## Provided records
——————
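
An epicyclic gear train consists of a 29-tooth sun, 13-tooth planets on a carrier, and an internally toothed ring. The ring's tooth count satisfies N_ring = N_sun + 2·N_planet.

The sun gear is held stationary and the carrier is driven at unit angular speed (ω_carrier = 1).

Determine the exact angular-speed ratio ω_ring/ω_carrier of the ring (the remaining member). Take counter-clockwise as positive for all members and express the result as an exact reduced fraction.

84/55

N_ring = 29 + 2·13 = 55
29(ω_s−ω_c) = −55(ω_r−ω_c),  ω_s=0, ω_c=1
ω_r = 1 − (29/55)(0−1) = 84/55
ω_r/ω_c = 84/55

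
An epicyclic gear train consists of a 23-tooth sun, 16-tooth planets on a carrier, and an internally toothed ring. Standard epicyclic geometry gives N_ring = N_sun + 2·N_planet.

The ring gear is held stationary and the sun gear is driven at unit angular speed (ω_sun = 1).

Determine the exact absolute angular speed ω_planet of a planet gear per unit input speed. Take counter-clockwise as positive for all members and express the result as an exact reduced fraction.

-23/32

N_ring = 23 + 2·16 = 55
23(ω_s−ω_c) = −55(ω_r−ω_c),  ω_r=0, ω_s=1
23(1−ω_c) = −55(0−ω_c)  ⇒  78ω_c = 23  ⇒  ω_c = 23/78
sun–planet: 23·(1−23/78) = −16·(ω_p−ω_c)  ⇒  ω_p−ω_c = −(23/16)·(55/78) = -1265/1248
ω_p = 23/78 − 1265/1248 = -23/32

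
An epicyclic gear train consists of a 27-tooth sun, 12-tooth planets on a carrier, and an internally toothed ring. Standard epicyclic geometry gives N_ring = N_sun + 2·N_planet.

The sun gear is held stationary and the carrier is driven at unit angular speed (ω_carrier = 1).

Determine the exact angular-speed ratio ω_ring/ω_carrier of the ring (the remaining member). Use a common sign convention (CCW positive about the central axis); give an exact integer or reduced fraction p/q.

26/17

N_ring = 27 + 2·12 = 51
27(ω_s−ω_c) = −51(ω_r−ω_c),  ω_s=0, ω_c=1
ω_r = 1 − (27/51)(0−1) = 26/17
ω_r/ω_c = 26/17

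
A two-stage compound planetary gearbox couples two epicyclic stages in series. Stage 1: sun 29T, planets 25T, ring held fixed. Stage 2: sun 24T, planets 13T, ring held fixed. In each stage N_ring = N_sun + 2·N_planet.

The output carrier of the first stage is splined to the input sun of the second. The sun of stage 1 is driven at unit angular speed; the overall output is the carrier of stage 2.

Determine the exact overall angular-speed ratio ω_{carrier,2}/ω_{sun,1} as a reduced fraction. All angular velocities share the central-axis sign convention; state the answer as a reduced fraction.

Stage 1: N_ring = 29 + 2·25 = 79
Stage 1: 29(ω_s−ω_c) = −79(ω_r−ω_c),  ω_r=0, ω_s=1
Stage 1: 29(1−ω_c) = −79(0−ω_c)  ⇒  108ω_c = 29  ⇒  ω_c = 29/108
  ⇒ ω_c¹/ω_s¹ = 29/108
Stage 2: N_ring = 24 + 2·13 = 50
Stage 2: 24(ω_s−ω_c) = −50(ω_r−ω_c),  ω_r=0, ω_s=1
Stage 2: 24(1−ω_c) = −50(0−ω_c)  ⇒  74ω_c = 24  ⇒  ω_c = 12/37
  ⇒ ω_c²/ω_s² = 12/37
Coupling ω_s² = ω_c¹ ⇒ overall = 29/108 × 12/37 = 29/333

29/333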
——————
## Work to complete
An exact copy of the listing above is all the answer should hold.

## Output for this task
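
An epicyclic gear train consists of a 29-tooth sun, 13-tooth planets on a carrier, and an internally toothed ring. The ring's tooth count satisfies N_ring = N_sun + 2·N_planet.

The sun gear is held stationary and the carrier is driven at unit angular speed (ω_carrier = 1).

Determine the exact angular-speed ratio ω_ring/ω_carrier of the ring (the remaining member). Take counter-clockwise as positive for all members and express the result as an exact reduced fraction.

84/55

N_ring = 29 + 2·13 = 55
29(ω_s−ω_c) = −55(ω_r−ω_c),  ω_s=0, ω_c=1
ω_r = 1 − (29/55)(0−1) = 84/55
ω_r/ω_c = 84/55

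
An epicyclic gear train consists of a 23-tooth sun, 16-tooth planets on a carrier, and an internally toothed ring. Standard epicyclic geometry gives N_ring = N_sun + 2·N_planet.

The ring gear is held stationary and the sun gear is driven at unit angular speed (ω_sun = 1).

Determine the exact absolute angular speed ω_planet of a planet gear per unit input speed. Take counter-clockwise as positive for all members and express the result as an exact reduced fraction.

-23/32

N_ring = 23 + 2·16 = 55
23(ω_s−ω_c) = −55(ω_r−ω_c),  ω_r=0, ω_s=1
23(1−ω_c) = −55(0−ω_c)  ⇒  78ω_c = 23  ⇒  ω_c = 23/78
sun–planet: 23·(1−23/78) = −16·(ω_p−ω_c)  ⇒  ω_p−ω_c = −(23/16)·(55/78) = -1265/1248
ω_p = 23/78 − 1265/1248 = -23/32

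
An epicyclic gear train consists of a 27-tooth sun, 12-tooth planets on a carrier, and an internally toothed ring. Standard epicyclic geometry gives N_ring = N_sun + 2·N_planet.

The sun gear is held stationary and the carrier is driven at unit angular speed (ω_carrier = 1).

Determine the exact angular-speed ratio ω_ring/ω_carrier of the ring (the remaining member). Use a common sign convention (CCW positive about the central axis); give an exact integer or reduced fraction p/q.

26/17

N_ring = 27 + 2·12 = 51
27(ω_s−ω_c) = −51(ω_r−ω_c),  ω_s=0, ω_c=1
ω_r = 1 − (27/51)(0−1) = 26/17
ω_r/ω_c = 26/17

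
A two-stage compound planetary gearbox couples two epicyclic stages in series. Stage 1: sun 29T, planets 25T, ring held fixed. Stage 2: sun 24T, planets 13T, ring held fixed. In each stage N_ring = N_sun + 2·N_planet.

The output carrier of the first stage is splined to the input sun of the second. The sun of stage 1 is driven at unit angular speed; the overall output is the carrier of stage 2.

Determine the exact overall angular-speed ratio ω_{carrier,2}/ω_{sun,1} as a reduced fraction. All angular velocities share the central-axis sign convention; state the answer as a reduced fraction.

Stage 1: N_ring = 29 + 2·25 = 79
Stage 1: 29(ω_s−ω_c) = −79(ω_r−ω_c),  ω_r=0, ω_s=1
Stage 1: 29(1−ω_c) = −79(0−ω_c)  ⇒  108ω_c = 29  ⇒  ω_c = 29/108
  ⇒ ω_c¹/ω_s¹ = 29/108
Stage 2: N_ring = 24 + 2·13 = 50
Stage 2: 24(ω_s−ω_c) = −50(ω_r−ω_c),  ω_r=0, ω_s=1
Stage 2: 24(1−ω_c) = −50(0−ω_c)  ⇒  74ω_c = 24  ⇒  ω_c = 12/37
  ⇒ ω_c²/ω_s² = 12/37
Coupling ω_s² = ω_c¹ ⇒ overall = 29/108 × 12/37 = 29/333

29/333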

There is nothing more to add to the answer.